* Exercise brief
Your answer should be the complete set of entries, transcribed exactly.

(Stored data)
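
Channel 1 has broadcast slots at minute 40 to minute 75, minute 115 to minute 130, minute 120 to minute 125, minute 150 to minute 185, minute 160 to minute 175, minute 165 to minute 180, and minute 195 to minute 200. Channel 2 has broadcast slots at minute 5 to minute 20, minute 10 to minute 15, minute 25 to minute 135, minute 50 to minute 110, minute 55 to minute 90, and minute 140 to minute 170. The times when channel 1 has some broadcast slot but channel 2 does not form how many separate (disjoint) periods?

2

Merge the first list: minute 40 to minute 75, minute 115 to minute 130, minute 150 to minute 185, minute 195 to minute 200.
Merge the second list: minute 5 to minute 20, minute 25 to minute 135, minute 140 to minute 170.
A \ B = minute 170 to minute 185, minute 195 to minute 200.
That is 2 disjoint pieces.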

* Solved exercise
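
Channel 1 has broadcast slots at minute 40 to minute 75, minute 115 to minute 130, minute 120 to minute 125, minute 150 to minute 185, minute 160 to minute 175, minute 165 to minute 180, and minute 195 to minute 200. Channel 2 has broadcast slots at minute 5 to minute 20, minute 10 to minute 15, minute 25 to minute 135, minute 50 to minute 110, minute 55 to minute 90, and minute 140 to minute 170. The times when channel 1 has some broadcast slot but channel 2 does not form how many separate (disjoint) periods?

2

Merge the first list: minute 40 to minute 75, minute 115 to minute 130, minute 150 to minute 185, minute 195 to minute 200.
Merge the second list: minute 5 to minute 20, minute 25 to minute 135, minute 140 to minute 170.
A \ B = minute 170 to minute 185, minute 195 to minute 200.
That is 2 disjoint pieces.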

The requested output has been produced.